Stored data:

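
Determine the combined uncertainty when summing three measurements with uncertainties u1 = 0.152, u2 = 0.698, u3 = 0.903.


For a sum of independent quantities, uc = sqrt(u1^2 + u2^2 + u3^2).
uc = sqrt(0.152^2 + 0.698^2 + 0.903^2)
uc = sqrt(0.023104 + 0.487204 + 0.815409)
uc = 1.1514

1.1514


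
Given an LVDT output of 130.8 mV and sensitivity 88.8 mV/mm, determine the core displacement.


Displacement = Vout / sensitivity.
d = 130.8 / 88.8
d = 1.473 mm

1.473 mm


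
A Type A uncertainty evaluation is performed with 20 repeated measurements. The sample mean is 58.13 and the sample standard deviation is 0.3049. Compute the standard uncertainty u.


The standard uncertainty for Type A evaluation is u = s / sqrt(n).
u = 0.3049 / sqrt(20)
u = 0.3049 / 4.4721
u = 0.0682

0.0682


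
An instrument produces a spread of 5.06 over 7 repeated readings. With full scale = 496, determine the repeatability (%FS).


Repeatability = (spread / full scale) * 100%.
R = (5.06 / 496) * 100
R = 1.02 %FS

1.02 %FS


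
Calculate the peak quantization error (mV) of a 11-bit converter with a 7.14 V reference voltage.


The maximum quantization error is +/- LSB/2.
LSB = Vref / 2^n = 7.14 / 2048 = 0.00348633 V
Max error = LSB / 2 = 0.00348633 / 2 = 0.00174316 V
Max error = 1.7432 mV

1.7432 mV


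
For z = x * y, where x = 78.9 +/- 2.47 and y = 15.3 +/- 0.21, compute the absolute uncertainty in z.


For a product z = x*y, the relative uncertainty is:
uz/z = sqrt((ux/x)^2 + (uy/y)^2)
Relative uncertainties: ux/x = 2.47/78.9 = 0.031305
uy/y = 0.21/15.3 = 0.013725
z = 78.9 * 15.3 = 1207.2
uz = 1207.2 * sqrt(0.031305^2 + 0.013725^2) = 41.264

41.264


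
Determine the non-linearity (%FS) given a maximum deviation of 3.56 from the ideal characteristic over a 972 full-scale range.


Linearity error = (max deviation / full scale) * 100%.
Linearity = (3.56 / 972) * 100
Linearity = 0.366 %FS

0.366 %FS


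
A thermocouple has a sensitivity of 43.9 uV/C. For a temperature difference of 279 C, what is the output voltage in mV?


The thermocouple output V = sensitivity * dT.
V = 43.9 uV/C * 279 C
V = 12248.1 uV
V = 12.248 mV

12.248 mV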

# What is being asked
In the entries above, copy the lines from the one that contains "Determine the non-linearity" through the last line, exactly as they appear.

# Your response
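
Determine the non-linearity (%FS) given a maximum deviation of 3.56 from the ideal characteristic over a 972 full-scale range.


Linearity error = (max deviation / full scale) * 100%.
Linearity = (3.56 / 972) * 100
Linearity = 0.366 %FS

0.366 %FS


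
A thermocouple has a sensitivity of 43.9 uV/C. For a temperature difference of 279 C, what is the output voltage in mV?


The thermocouple output V = sensitivity * dT.
V = 43.9 uV/C * 279 C
V = 12248.1 uV
V = 12.248 mV

12.248 mV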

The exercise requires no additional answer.